Based on the entries below, how many lines contain the word "organising"? Respond with only the number.

*** Opening The records ***

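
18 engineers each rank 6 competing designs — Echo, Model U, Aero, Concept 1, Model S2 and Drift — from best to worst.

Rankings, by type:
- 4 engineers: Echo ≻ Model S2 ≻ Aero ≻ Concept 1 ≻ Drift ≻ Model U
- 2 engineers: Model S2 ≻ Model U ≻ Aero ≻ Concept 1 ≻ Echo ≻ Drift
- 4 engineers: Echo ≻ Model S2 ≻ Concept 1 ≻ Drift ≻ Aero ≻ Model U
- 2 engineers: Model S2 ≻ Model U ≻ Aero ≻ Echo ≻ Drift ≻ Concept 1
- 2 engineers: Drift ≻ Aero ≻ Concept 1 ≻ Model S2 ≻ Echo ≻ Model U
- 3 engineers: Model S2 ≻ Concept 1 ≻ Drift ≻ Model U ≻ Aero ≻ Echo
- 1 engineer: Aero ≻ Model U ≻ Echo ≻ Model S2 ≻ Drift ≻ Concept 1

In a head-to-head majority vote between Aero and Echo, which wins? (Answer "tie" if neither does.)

Ballots ranking Aero above Echo: 2 + 2 + 2 + 3 + 1 = 10.
Ballots ranking Echo above Aero: 18 − 10 = 8.
Aero wins the head-to-head 10–8.

Aero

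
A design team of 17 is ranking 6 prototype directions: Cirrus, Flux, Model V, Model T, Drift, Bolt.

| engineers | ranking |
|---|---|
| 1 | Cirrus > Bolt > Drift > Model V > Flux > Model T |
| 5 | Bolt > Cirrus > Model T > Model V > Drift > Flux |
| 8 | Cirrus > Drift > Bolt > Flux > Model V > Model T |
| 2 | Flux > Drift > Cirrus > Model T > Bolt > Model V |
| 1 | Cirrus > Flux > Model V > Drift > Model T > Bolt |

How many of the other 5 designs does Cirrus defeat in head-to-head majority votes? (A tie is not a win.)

Cirrus against each rival (17 engineers):
Cirrus vs Flux: 15 to 2, Cirrus.
Cirrus vs Model V: Cirrus wins 17–0.
Cirrus vs Model T: Cirrus wins 17–0.
Cirrus vs Drift: Cirrus wins 15–2.
Cirrus vs Bolt: Cirrus, 12–5.
Cirrus beats Flux, Model V, Model T, Drift, Bolt — 5 pairwise wins.

5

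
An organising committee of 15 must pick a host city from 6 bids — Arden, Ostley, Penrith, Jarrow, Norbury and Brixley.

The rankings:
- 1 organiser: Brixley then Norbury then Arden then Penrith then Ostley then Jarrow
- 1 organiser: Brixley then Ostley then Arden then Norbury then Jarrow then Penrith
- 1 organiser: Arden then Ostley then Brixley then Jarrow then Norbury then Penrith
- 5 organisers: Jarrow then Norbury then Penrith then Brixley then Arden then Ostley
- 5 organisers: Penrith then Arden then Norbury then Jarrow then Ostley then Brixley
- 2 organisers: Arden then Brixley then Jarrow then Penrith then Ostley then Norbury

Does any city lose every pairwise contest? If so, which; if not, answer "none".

Ostley

Pairwise majorities:
Arden–Ostley: Arden 14–1.
Arden vs Penrith: 1+1+1+2 = 5 for Arden, 10 for Penrith — Penrith by 10–5.
Arden vs Jarrow: Arden wins 10–5.
Arden vs Norbury: Arden preferred on 1+1+5+2 = 9 ballots; Arden wins 9–6.
Arden vs Brixley: 8 to 7, Arden.
Ostley vs Penrith: 1+1 = 2 for Ostley, 13 for Penrith — Penrith by 13–2.
Ostley vs Jarrow: Jarrow, 12–3.
Ostley vs Norbury: Norbury, 11–4.
Ostley vs Brixley: 6 to 9, Brixley.
Penrith vs Jarrow: Penrith preferred on 1+5 = 6 ballots; Jarrow wins 9–6.
Penrith vs Norbury: Norbury wins 8–7.
Penrith vs Brixley: Penrith wins 10–5.
Jarrow vs Norbury: 8 to 7, Jarrow.
Jarrow vs Brixley: 10 to 5, Jarrow.
Norbury vs Brixley: Norbury preferred on 5+5 = 10 ballots; Norbury wins 10–5.
Ostley loses to every other city — it is the Condorcet loser.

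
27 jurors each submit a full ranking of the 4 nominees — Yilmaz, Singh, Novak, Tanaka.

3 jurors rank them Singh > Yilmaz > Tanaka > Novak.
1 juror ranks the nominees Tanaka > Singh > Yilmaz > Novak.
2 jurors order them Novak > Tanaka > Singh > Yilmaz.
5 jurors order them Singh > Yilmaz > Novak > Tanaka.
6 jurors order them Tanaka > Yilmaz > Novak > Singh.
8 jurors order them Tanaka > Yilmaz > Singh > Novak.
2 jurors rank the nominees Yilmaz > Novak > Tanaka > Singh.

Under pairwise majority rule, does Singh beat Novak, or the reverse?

Singh

Ballots ranking Singh above Novak: 3 + 1 + 5 + 8 = 17.
Ballots ranking Novak above Singh: 27 − 17 = 10.
Singh wins the head-to-head 17–10.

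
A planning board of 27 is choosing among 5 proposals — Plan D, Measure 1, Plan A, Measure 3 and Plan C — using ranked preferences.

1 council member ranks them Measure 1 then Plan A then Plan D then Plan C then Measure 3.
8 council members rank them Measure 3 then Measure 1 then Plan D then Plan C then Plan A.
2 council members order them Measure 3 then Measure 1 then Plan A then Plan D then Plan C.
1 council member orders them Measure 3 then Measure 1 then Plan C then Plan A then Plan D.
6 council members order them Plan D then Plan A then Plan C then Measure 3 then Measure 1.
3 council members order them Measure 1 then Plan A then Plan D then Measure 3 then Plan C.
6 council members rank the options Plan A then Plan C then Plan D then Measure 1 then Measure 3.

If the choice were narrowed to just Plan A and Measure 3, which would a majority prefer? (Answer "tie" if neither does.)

Ballots ranking Plan A above Measure 3: 1 + 6 + 3 + 6 = 16.
Ballots ranking Measure 3 above Plan A: 27 − 16 = 11.
Plan A wins the head-to-head 16–11.

Plan A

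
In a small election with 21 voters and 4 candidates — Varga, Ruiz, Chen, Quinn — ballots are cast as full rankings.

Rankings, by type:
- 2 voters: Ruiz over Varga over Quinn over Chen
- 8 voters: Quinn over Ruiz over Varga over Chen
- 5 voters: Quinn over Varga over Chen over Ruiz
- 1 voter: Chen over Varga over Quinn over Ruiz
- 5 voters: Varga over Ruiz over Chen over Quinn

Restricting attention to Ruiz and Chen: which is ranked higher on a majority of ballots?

Ballots ranking Ruiz above Chen: 2 + 8 + 5 = 15.
Ballots ranking Chen above Ruiz: 21 − 15 = 6.
Ruiz wins the head-to-head 15–6.

Ruiz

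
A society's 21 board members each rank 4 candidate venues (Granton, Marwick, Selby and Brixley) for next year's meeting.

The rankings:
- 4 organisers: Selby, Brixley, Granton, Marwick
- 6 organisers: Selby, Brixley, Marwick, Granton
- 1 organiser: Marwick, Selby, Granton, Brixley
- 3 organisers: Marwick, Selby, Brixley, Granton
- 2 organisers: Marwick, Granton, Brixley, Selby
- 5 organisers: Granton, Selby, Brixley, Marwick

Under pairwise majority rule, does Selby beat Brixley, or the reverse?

Selby

Ballots ranking Selby above Brixley: 4 + 6 + 1 + 3 + 5 = 19.
Ballots ranking Brixley above Selby: 21 − 19 = 2.
Selby wins the head-to-head 19–2.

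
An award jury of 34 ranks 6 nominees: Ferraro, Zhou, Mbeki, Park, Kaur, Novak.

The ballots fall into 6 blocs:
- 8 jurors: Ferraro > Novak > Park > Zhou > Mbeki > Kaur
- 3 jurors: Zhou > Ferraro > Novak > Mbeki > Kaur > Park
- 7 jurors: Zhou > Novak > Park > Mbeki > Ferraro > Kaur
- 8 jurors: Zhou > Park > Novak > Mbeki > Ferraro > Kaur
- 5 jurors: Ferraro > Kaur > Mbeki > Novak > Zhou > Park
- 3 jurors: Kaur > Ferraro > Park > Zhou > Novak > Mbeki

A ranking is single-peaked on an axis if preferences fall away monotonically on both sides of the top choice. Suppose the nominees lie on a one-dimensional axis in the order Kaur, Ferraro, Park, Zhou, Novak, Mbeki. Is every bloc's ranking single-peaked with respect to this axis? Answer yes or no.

no

Axis positions: Kaur=1, Ferraro=2, Park=3, Zhou=4, Novak=5, Mbeki=6.
Bloc 1: ranking walks positions 2-5-3-4-6-1; Novak is ranked above Park even though Park lies between Novak and the peak Ferraro on the axis — preferences dip and rise again. Not single-peaked.
Bloc 2: ranking walks positions 4-2-5-6-1-3; Ferraro is ranked above Park even though Park lies between Ferraro and the peak Zhou on the axis — preferences dip and rise again. Not single-peaked.
Bloc 3 (peak Zhou at position 4): ranking walks positions 4-5-3-6-2-1, expanding outward from the peak — single-peaked.
Bloc 4 (peak Zhou at position 4): ranking walks positions 4-3-5-6-2-1, expanding outward from the peak — single-peaked.
Bloc 5: ranking walks positions 2-1-6-5-4-3; Mbeki is ranked above Park even though Park lies between Mbeki and the peak Ferraro on the axis — preferences dip and rise again. Not single-peaked.
Bloc 6 (peak Kaur at position 1): ranking walks positions 1-2-3-4-5-6, expanding outward from the peak — single-peaked.
Bloc 1 violates single-peakedness, so the profile is not single-peaked on this axis.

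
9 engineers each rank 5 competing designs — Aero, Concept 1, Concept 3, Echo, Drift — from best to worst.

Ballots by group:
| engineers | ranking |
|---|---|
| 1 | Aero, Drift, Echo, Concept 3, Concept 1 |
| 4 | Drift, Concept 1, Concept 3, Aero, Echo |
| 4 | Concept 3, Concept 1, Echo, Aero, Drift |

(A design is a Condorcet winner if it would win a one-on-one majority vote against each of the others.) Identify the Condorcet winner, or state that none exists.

Head-to-head results (9 engineers):
Aero vs Concept 1: Aero is ranked higher on 1 ballot, Concept 1 on 8. Concept 1 wins 8–1.
Aero vs Concept 3: Aero is ranked higher on 1 ballot, Concept 3 on 8. Concept 3 wins 8–1.
Aero vs Echo: 1+4 = 5 for Aero, 4 for Echo — Aero by 5–4.
Aero vs Drift: Aero is ranked higher on 1+4 = 5 ballots, Drift on 4. Aero wins 5–4.
Concept 1 vs Concept 3: Concept 1 is ranked higher on 4 ballots, Concept 3 on 5. Concept 3 wins 5–4.
Concept 1 vs Echo: 4+4 = 8 for Concept 1, 1 for Echo — Concept 1 by 8–1.
Concept 1 vs Drift: 4 to 5, Drift.
Concept 3 vs Echo: 8 to 1, Concept 3.
Concept 3 vs Drift: Concept 3 preferred on 4 ballots; Drift wins 5–4.
Echo vs Drift: 4 to 5, Drift.
Each design drops at least one matchup (Aero loses to Concept 1; Concept 1 loses to Concept 3; Concept 3 loses to Drift; Echo loses to Aero; Drift loses to Aero); the cycle Aero → Drift → Concept 1 → Aero rules out a Condorcet winner.

none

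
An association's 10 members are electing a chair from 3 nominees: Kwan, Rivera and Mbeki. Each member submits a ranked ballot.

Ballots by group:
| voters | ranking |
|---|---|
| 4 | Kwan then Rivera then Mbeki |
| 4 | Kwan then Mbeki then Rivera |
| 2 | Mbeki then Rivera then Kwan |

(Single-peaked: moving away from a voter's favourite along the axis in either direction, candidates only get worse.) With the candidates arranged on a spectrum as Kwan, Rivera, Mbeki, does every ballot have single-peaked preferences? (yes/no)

Axis positions: Kwan=1, Rivera=2, Mbeki=3.
Group 1 (peak Kwan at position 1): ranking walks positions 1-2-3, expanding outward from the peak — single-peaked.
Group 2: ranking walks positions 1-3-2; Mbeki is ranked above Rivera even though Rivera lies between Mbeki and the peak Kwan on the axis — preferences dip and rise again. Not single-peaked.
Group 3 (peak Mbeki at position 3): ranking walks positions 3-2-1, expanding outward from the peak — single-peaked.
Group 2 violates single-peakedness, so the profile is not single-peaked on this axis.

no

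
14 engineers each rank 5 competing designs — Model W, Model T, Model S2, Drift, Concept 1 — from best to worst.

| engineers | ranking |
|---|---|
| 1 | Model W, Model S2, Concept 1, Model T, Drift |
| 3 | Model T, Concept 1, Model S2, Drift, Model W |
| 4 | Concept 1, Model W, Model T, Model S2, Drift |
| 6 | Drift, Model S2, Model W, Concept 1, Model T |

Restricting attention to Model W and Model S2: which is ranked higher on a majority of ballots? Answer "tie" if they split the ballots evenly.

Model S2

Ballots ranking Model W above Model S2: 1 + 4 = 5.
Ballots ranking Model S2 above Model W: 14 − 5 = 9.
Model S2 wins the head-to-head 9–5.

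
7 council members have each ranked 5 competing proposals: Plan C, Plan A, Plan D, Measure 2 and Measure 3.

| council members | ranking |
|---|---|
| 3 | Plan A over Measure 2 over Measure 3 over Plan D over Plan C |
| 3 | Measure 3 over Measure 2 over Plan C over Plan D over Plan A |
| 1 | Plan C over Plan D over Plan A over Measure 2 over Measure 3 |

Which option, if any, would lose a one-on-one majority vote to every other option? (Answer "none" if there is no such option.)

Head-to-head results (7 council members):
Plan C vs Plan A: Plan C, 4–3.
Plan C vs Plan D: Plan C is ranked higher on 3+1 = 4 ballots, Plan D on 3. Plan C wins 4–3.
Plan C vs Measure 2: Plan C is ranked higher on 1 ballot, Measure 2 on 6. Measure 2 wins 6–1.
Plan C vs Measure 3: Measure 3, 6–1.
Plan A vs Plan D: Plan D wins 4–3.
Plan A vs Measure 2: Plan A is ranked higher on 3+1 = 4 ballots, Measure 2 on 3. Plan A wins 4–3.
Plan A vs Measure 3: 4 to 3, Plan A.
Plan D vs Measure 2: 1 to 6, Measure 2.
Plan D–Measure 3: Measure 3 6–1.
Measure 2 vs Measure 3: Measure 2 wins 4–3.
Each option has at least one pairwise win (Plan C beats Plan A; Plan A beats Measure 2; Plan D beats Plan A; Measure 2 beats Plan C; Measure 3 beats Plan C) — no Condorcet loser.

none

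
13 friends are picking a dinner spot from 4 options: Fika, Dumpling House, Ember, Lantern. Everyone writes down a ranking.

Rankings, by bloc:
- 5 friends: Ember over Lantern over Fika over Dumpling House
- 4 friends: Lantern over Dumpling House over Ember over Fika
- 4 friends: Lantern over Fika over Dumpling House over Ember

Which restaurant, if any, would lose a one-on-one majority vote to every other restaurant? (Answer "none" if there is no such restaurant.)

Head-to-head results (13 friends):
Fika–Dumpling House: Fika 9–4.
Fika–Ember: Ember 9–4.
Fika–Lantern: Lantern 13–0.
Dumpling House vs Ember: Dumpling House is ranked higher on 4+4 = 8 ballots, Ember on 5. Dumpling House wins 8–5.
Dumpling House vs Lantern: Dumpling House preferred on 0 ballots; Lantern wins 13–0.
Ember vs Lantern: Ember preferred on 5 ballots; Lantern wins 8–5.
No restaurant is winless: Fika beats Dumpling House; Dumpling House beats Ember; Ember beats Fika; Lantern beats Fika. There is no Condorcet loser.

none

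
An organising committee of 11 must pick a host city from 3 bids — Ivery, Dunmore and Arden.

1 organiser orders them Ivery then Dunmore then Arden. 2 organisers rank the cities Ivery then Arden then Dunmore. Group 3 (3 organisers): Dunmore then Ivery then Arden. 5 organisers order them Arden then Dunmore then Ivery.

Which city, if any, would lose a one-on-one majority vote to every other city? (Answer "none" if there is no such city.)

Head-to-head results (11 organisers):
Ivery vs Dunmore: 1+2 = 3 for Ivery, 8 for Dunmore — Dunmore by 8–3.
Ivery vs Arden: 6 to 5, Ivery.
Dunmore vs Arden: 1+3 = 4 for Dunmore, 7 for Arden — Arden by 7–4.
Every city wins at least one matchup (Ivery beats Arden; Dunmore beats Ivery; Arden beats Dunmore), so there is no Condorcet loser.

none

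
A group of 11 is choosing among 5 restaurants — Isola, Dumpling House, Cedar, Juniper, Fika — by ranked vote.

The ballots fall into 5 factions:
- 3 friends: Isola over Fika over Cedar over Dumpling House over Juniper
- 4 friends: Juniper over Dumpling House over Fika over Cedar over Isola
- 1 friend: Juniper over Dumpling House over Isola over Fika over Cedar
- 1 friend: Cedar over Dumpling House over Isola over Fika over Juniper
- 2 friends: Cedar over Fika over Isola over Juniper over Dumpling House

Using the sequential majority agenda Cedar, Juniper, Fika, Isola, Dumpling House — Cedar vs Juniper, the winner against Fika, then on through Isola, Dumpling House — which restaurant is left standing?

Dumpling House

Round 1: Cedar vs Juniper — 6–5, Cedar advances.
Round 2: Cedar vs Fika — 3–8, Fika advances.
Round 3: Fika vs Isola — 6–5, Fika advances.
Round 4: Fika vs Dumpling House — 5–6, Dumpling House advances.
The agenda winner is Dumpling House.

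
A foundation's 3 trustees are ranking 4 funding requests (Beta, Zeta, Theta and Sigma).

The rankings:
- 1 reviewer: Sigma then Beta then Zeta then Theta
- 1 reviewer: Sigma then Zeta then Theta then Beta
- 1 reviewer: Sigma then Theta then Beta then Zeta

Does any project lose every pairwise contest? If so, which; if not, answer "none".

Pairwise majorities:
Beta vs Zeta: Beta, 2–1.
Beta–Theta: Theta 2–1.
Beta vs Sigma: 0 for Beta, 3 for Sigma — Sigma by 3–0.
Zeta vs Theta: Zeta, 2–1.
Zeta vs Sigma: 0 to 3, Sigma.
Theta vs Sigma: Sigma wins 3–0.
Each project has at least one pairwise win (Beta beats Zeta; Zeta beats Theta; Theta beats Beta; Sigma beats Beta) — no Condorcet loser.

none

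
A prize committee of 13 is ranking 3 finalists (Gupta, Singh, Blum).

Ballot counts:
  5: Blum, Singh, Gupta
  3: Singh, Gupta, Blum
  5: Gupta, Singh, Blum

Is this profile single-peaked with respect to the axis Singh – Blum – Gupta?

no

Axis positions: Singh=1, Blum=2, Gupta=3.
Bloc 1 (peak Blum at position 2): ranking walks positions 2-1-3, expanding outward from the peak — single-peaked.
Bloc 2: ranking walks positions 1-3-2; Gupta is ranked above Blum even though Blum lies between Gupta and the peak Singh on the axis — preferences dip and rise again. Not single-peaked.
Bloc 3: ranking walks positions 3-1-2; Singh is ranked above Blum even though Blum lies between Singh and the peak Gupta on the axis — preferences dip and rise again. Not single-peaked.
Bloc 2 violates single-peakedness, so the profile is not single-peaked on this axis.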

*** Closing The records ***

* _Task output_
2